[Extracted records]
::::

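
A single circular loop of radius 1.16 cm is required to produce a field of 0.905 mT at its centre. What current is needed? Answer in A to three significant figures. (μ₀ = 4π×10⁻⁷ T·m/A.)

I ≈ 16.7 A

At the centre of a circular loop B = μ₀I/(2R), so I = 2RB/μ₀.
With R = 0.0116 m, I = 2 × 0.0116 × 9.05×10⁻⁴ / (4π×10⁻⁷) = 16.7 A.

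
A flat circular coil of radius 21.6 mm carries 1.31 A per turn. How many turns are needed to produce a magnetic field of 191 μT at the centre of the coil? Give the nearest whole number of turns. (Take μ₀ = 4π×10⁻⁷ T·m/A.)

N = 5

For an N-turn coil, B = Nμ₀I/(2R). A single turn gives B₁ = 3.81×10⁻⁵ T with R = 0.0216 m.
N = B/B₁ = 1.91×10⁻⁴ / 3.81×10⁻⁵ = 5.01.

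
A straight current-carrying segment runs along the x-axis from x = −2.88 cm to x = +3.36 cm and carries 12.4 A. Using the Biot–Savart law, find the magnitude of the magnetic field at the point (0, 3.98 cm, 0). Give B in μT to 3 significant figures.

B ≈ 38.4 μT

For a finite straight segment, B = (μ₀I/4πd)(sinθ₁ + sinθ₂), where θ₁, θ₂ are the angles from the perpendicular to each end.
The perpendicular distance is d = 0.0398 m; the end-offsets along the wire are a = 0.0288 m and b = 0.0336 m.
sinθ₁ = 0.0288/√(0.0288²+0.0398²) = 0.5862; sinθ₂ = 0.0336/√(0.0336²+0.0398²) = 0.6451.
B = (4π×10⁻⁷ × 12.4) / (4π × 0.0398) × (0.5862 + 0.6451) = 3.84×10⁻⁵ T.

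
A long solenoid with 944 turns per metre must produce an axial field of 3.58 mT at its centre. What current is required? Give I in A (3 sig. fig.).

Inside a long solenoid B = μ₀nI with n = 944 m⁻¹, so I = B/(μ₀n).
I = 3.58×10⁻³ / (4π×10⁻⁷ × 944) = 3.02 A.

I ≈ 3.02 A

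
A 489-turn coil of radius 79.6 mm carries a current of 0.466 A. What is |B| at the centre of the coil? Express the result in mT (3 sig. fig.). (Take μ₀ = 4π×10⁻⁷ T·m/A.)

B ≈ 1.80 mT

For an N-turn flat coil, B = Nμ₀I/(2R) with R = 0.0796 m.
B = 489 × 3.68×10⁻⁶ T = 1.80×10⁻³ T.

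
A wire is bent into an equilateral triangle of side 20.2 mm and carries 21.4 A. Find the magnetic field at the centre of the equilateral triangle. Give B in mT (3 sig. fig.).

B ≈ 1.91 mT

Each side is a finite straight segment at perpendicular distance d = a/(2 tan(π/3)) = 0.005831 m from the centre, with end-angles ±π/3.
One side contributes B₁ = (μ₀I/4πd)·2 sin(π/3) = 6.36×10⁻⁴ T.
All 3 sides add in the same direction: B = 3 × 6.36×10⁻⁴ = 1.91×10⁻³ T.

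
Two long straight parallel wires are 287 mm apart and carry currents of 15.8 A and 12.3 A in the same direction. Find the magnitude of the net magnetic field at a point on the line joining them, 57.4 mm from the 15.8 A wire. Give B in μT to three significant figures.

B ≈ 44.3 μT

Each long wire gives B = μ₀I/(2πd). Distances are d₁ = 0.0574 m and d₂ = 0.2296 m.
B₁ = 5.51×10⁻⁵ T, B₂ = 1.07×10⁻⁵ T.
Between parallel currents the two contributions point in opposite directions, so they subtract. B = |B₁ − B₂| = |5.51×10⁻⁵ − 1.07×10⁻⁵| = 4.43×10⁻⁵ T.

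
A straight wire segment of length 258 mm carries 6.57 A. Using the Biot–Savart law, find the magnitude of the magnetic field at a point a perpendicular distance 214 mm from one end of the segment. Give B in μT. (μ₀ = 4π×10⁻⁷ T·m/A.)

B ≈ 2.36 μT

For a finite straight segment, B = (μ₀I/4πd)(sinθ₁ + sinθ₂), where θ₁, θ₂ are the angles from the perpendicular to each end.
The perpendicular foot is at one end, so the two end-offsets along the wire are 0 and L = 0.258 m.
sinθ₁ = 0/√(0²+0.214²) = 0.0000; sinθ₂ = 0.258/√(0.258²+0.214²) = 0.7697.
B = (4π×10⁻⁷ × 6.57) / (4π × 0.214) × (0.0000 + 0.7697) = 2.36×10⁻⁶ T.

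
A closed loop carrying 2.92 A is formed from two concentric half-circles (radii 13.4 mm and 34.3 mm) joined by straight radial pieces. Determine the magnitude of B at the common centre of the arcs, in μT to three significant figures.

The radial connectors point toward the centre, so dl × r̂ = 0 and they contribute nothing.
Each semicircle gives μ₀I/(4R): inner arc 6.85×10⁻⁵ T, outer arc 2.67×10⁻⁵ T.
The two arcs carry current in opposite angular senses, so their fields oppose: B = |6.85×10⁻⁵ − 2.67×10⁻⁵| = 4.17×10⁻⁵ T.

B ≈ 41.7 μT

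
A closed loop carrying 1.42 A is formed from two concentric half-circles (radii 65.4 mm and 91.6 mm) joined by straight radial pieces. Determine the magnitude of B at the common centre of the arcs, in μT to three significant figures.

B ≈ 1.95 μT

The radial connectors point toward the centre, so dl × r̂ = 0 and they contribute nothing.
Each semicircle gives μ₀I/(4R): inner arc 6.82×10⁻⁶ T, outer arc 4.87×10⁻⁶ T.
The two arcs carry current in opposite angular senses, so their fields oppose: B = |6.82×10⁻⁶ − 4.87×10⁻⁶| = 1.95×10⁻⁶ T.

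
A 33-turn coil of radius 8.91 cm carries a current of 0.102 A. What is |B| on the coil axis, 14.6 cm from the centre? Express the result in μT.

For an N-turn flat coil, B = Nμ₀IR²/[2(R²+z²)^(3/2)] with R = 0.0891 m, z = 0.146 m.
B = 33 × 1.02×10⁻⁷ T = 3.36×10⁻⁶ T.

B ≈ 3.36 μT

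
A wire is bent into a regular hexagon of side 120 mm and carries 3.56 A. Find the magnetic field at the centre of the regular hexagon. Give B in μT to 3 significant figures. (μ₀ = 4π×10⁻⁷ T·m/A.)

B ≈ 20.6 μT

Each side is a finite straight segment at perpendicular distance d = a/(2 tan(π/6)) = 0.1039 m from the centre, with end-angles ±π/6.
One side contributes B₁ = (μ₀I/4πd)·2 sin(π/6) = 3.43×10⁻⁶ T.
All 6 sides add in the same direction: B = 6 × 3.43×10⁻⁶ = 2.06×10⁻⁵ T.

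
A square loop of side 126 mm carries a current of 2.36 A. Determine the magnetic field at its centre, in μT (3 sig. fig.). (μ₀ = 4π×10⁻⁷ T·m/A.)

B ≈ 21.2 μT

Each side is a finite straight segment at perpendicular distance d = a/(2 tan(π/4)) = 0.063 m from the centre, with end-angles ±π/4.
One side contributes B₁ = (μ₀I/4πd)·2 sin(π/4) = 5.30×10⁻⁶ T.
All 4 sides add in the same direction: B = 4 × 5.30×10⁻⁶ = 2.12×10⁻⁵ T.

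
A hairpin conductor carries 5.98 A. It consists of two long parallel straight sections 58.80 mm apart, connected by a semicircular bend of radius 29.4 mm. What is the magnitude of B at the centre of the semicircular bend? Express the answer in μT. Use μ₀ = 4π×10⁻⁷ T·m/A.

B ≈ 105 μT

The semicircular arc contributes B_arc = μ₀I·π/(4πR) = μ₀I/(4R) = 6.39×10⁻⁵ T.
Each semi-infinite lead is at perpendicular distance R = 0.0294 m from the centre, with the perpendicular foot at its near end, so it contributes μ₀I/(4πR); both point the same way, together 4.07×10⁻⁵ T.
Arc and leads all point the same direction: B = 6.39×10⁻⁵ + 4.07×10⁻⁵ = 1.05×10⁻⁴ T.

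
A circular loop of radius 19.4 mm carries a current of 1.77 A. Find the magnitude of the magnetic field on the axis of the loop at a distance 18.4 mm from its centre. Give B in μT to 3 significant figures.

On the axis of a circular loop, B = μ₀IR² / [2(R²+z²)^(3/2)].
R² + z² = (0.0194)² + (0.0184)² = 0.0007149 m², and (R²+z²)^(3/2) = 1.91×10⁻⁵ m³.
B = (4π×10⁻⁷ × 1.77 × 0.0003764) / (2 × 1.91×10⁻⁵) = 2.19×10⁻⁵ T.

B ≈ 21.9 μT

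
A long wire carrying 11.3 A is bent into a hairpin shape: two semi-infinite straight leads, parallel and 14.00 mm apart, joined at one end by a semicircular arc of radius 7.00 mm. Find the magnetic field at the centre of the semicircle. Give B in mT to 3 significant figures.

B ≈ 0.830 mT

The semicircular arc contributes B_arc = μ₀I·π/(4πR) = μ₀I/(4R) = 5.07×10⁻⁴ T.
Each semi-infinite lead is at perpendicular distance R = 0.007 m from the centre, with the perpendicular foot at its near end, so it contributes μ₀I/(4πR); both point the same way, together 3.23×10⁻⁴ T.
Arc and leads all point the same direction: B = 5.07×10⁻⁴ + 3.23×10⁻⁴ = 8.30×10⁻⁴ T.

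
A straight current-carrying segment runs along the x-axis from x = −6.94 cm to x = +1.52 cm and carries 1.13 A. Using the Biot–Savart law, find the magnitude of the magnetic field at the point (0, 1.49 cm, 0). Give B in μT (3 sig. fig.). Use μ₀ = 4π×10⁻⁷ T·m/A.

For a finite straight segment, B = (μ₀I/4πd)(sinθ₁ + sinθ₂), where θ₁, θ₂ are the angles from the perpendicular to each end.
The perpendicular distance is d = 0.0149 m; the end-offsets along the wire are a = 0.0694 m and b = 0.0152 m.
sinθ₁ = 0.0694/√(0.0694²+0.0149²) = 0.9777; sinθ₂ = 0.0152/√(0.0152²+0.0149²) = 0.7141.
B = (4π×10⁻⁷ × 1.13) / (4π × 0.0149) × (0.9777 + 0.7141) = 1.28×10⁻⁵ T.

B ≈ 12.8 μT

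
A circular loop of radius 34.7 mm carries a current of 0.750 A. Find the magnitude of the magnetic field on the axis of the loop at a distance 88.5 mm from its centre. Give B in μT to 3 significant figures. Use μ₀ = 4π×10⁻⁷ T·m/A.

B ≈ 0.661 μT

On the axis of a circular loop, B = μ₀IR² / [2(R²+z²)^(3/2)].
R² + z² = (0.0347)² + (0.0885)² = 0.009036 m², and (R²+z²)^(3/2) = 8.59×10⁻⁴ m³.
B = (4π×10⁻⁷ × 0.750 × 0.001204) / (2 × 8.59×10⁻⁴) = 6.61×10⁻⁷ T.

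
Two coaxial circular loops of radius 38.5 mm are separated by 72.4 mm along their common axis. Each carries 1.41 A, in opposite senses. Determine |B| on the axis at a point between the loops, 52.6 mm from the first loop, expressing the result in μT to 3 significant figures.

B ≈ 11.4 μT

Each loop contributes B = μ₀IR²/[2(R²+z²)^(3/2)] on the axis, with z measured from that loop.
Loop 1 (z = 0.0526 m): B₁ = 4.74×10⁻⁶ T. Loop 2 (z = 0.0198 m): B₂ = 1.62×10⁻⁵ T.
The fields oppose: B = |B₁ − B₂| = 1.14×10⁻⁵ T.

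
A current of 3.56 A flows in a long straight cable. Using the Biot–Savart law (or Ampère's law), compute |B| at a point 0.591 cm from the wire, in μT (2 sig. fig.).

For an infinitely long straight wire, B = μ₀I/(2πd).
B = (4π×10⁻⁷ × 3.56) / (2π × 0.00591) = 1.20×10⁻⁴ T.

B ≈ 120 μT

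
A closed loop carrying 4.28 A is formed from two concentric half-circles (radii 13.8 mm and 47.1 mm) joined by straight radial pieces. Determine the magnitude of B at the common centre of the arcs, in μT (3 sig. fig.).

The radial connectors point toward the centre, so dl × r̂ = 0 and they contribute nothing.
Each semicircle gives μ₀I/(4R): inner arc 9.74×10⁻⁵ T, outer arc 2.85×10⁻⁵ T.
The two arcs carry current in opposite angular senses, so their fields oppose: B = |9.74×10⁻⁵ − 2.85×10⁻⁵| = 6.89×10⁻⁵ T.

B ≈ 68.9 μT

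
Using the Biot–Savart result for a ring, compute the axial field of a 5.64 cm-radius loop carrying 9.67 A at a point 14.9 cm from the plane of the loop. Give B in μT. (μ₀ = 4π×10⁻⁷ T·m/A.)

B ≈ 4.78 μT

On the axis of a circular loop, B = μ₀IR² / [2(R²+z²)^(3/2)].
R² + z² = (0.0564)² + (0.149)² = 0.02538 m², and (R²+z²)^(3/2) = 4.04×10⁻³ m³.
B = (4π×10⁻⁷ × 9.67 × 0.003181) / (2 × 4.04×10⁻³) = 4.78×10⁻⁶ T.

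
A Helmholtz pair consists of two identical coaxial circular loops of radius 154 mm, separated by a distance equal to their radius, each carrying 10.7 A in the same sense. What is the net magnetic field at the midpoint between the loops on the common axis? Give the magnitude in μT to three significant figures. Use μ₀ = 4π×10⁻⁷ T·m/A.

Each loop contributes B = μ₀IR²/[2(R²+z²)^(3/2)] on the axis, with z measured from that loop.
Loop 1 (z = 0.077 m): B₁ = 3.12×10⁻⁵ T. Loop 2 (z = 0.077 m): B₂ = 3.12×10⁻⁵ T.
The fields add: B = B₁ + B₂ = 6.25×10⁻⁵ T.

B ≈ 62.5 μT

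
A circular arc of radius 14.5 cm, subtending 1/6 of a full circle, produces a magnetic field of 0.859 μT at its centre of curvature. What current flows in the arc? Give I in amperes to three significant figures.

I ≈ 1.19 A

For a circular arc, B = μ₀Iφ/(4πR) with φ in radians; here φ = 1.047 rad.
So I = 4πRB/(μ₀φ) = 4π × 0.145 × 8.59×10⁻⁷ / (4π×10⁻⁷ × 1.047) = 1.19 A.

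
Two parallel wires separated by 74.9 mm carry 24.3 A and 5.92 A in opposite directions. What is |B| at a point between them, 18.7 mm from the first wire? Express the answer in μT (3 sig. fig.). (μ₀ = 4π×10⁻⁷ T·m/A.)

B ≈ 281 μT

Each long wire gives B = μ₀I/(2πd). Distances are d₁ = 0.0187 m and d₂ = 0.0562 m.
B₁ = 2.60×10⁻⁴ T, B₂ = 2.11×10⁻⁵ T.
Between antiparallel currents both contributions point the same way, so they add. B = B₁ + B₂ = 2.60×10⁻⁴ + 2.11×10⁻⁵ = 2.81×10⁻⁴ T.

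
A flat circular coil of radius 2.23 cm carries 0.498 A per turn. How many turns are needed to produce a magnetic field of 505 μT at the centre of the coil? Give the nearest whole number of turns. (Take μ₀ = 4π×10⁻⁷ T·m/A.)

N = 36

For an N-turn coil, B = Nμ₀I/(2R). A single turn gives B₁ = 1.40×10⁻⁵ T with R = 0.0223 m.
N = B/B₁ = 5.05×10⁻⁴ / 1.40×10⁻⁵ = 35.99.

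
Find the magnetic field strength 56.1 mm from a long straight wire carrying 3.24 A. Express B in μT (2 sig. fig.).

B ≈ 12 μT

For an infinitely long straight wire, B = μ₀I/(2πd).
B = (4π×10⁻⁷ × 3.24) / (2π × 0.0561) = 1.16×10⁻⁵ T.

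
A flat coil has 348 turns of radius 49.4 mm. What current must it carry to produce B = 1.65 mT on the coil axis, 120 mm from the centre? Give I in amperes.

For an N-turn coil, B = Nμ₀IR²/[2(R²+z²)^(3/2)] with R = 0.0494 m, z = 0.12 m, so I = 2B(R²+z²)^(3/2)/(Nμ₀R²) = 2 × 1.65×10⁻³ × 2.19×10⁻³ / (348 × 4π×10⁻⁷ × 0.00244) = 6.76 A.

I ≈ 6.76 A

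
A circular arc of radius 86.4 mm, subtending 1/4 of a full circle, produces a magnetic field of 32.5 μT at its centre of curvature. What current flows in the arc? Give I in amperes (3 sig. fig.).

I ≈ 17.9 A

For a circular arc, B = μ₀Iφ/(4πR) with φ in radians; here φ = 1.571 rad.
So I = 4πRB/(μ₀φ) = 4π × 0.0864 × 3.25×10⁻⁵ / (4π×10⁻⁷ × 1.571) = 17.9 A.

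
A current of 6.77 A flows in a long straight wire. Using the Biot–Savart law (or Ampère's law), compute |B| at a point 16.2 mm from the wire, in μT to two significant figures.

B ≈ 84 μT

For an infinitely long straight wire, B = μ₀I/(2πd).
B = (4π×10⁻⁷ × 6.77) / (2π × 0.0162) = 8.36×10⁻⁵ T.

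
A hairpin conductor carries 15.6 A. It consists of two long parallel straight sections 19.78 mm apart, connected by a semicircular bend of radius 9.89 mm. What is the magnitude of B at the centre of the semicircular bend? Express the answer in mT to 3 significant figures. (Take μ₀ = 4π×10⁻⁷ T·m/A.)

The semicircular arc contributes B_arc = μ₀I·π/(4πR) = μ₀I/(4R) = 4.96×10⁻⁴ T.
Each semi-infinite lead is at perpendicular distance R = 0.00989 m from the centre, with the perpendicular foot at its near end, so it contributes μ₀I/(4πR); both point the same way, together 3.15×10⁻⁴ T.
Arc and leads all point the same direction: B = 4.96×10⁻⁴ + 3.15×10⁻⁴ = 8.11×10⁻⁴ T.

B ≈ 0.811 mT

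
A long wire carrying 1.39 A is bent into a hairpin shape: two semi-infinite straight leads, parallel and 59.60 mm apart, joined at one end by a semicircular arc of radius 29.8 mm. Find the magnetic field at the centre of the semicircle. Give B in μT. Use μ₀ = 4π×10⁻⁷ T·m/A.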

::::

Give again the closing portion of the entries, from the line with "A hairpin conductor carries 15.6" through the last line. Keep it exact and add nothing.

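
A hairpin conductor carries 15.6 A. It consists of two long parallel straight sections 19.78 mm apart, connected by a semicircular bend of radius 9.89 mm. What is the magnitude of B at the centre of the semicircular bend? Express the answer in mT to 3 significant figures. (Take μ₀ = 4π×10⁻⁷ T·m/A.)

The semicircular arc contributes B_arc = μ₀I·π/(4πR) = μ₀I/(4R) = 4.96×10⁻⁴ T.
Each semi-infinite lead is at perpendicular distance R = 0.00989 m from the centre, with the perpendicular foot at its near end, so it contributes μ₀I/(4πR); both point the same way, together 3.15×10⁻⁴ T.
Arc and leads all point the same direction: B = 4.96×10⁻⁴ + 3.15×10⁻⁴ = 8.11×10⁻⁴ T.

B ≈ 0.811 mT

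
A long wire carrying 1.39 A is bent into a hairpin shape: two semi-infinite straight leads, parallel and 59.60 mm apart, joined at one end by a semicircular arc of radius 29.8 mm. Find the magnetic field at the centre of the semicircle. Give B in μT. Use μ₀ = 4π×10⁻⁷ T·m/A.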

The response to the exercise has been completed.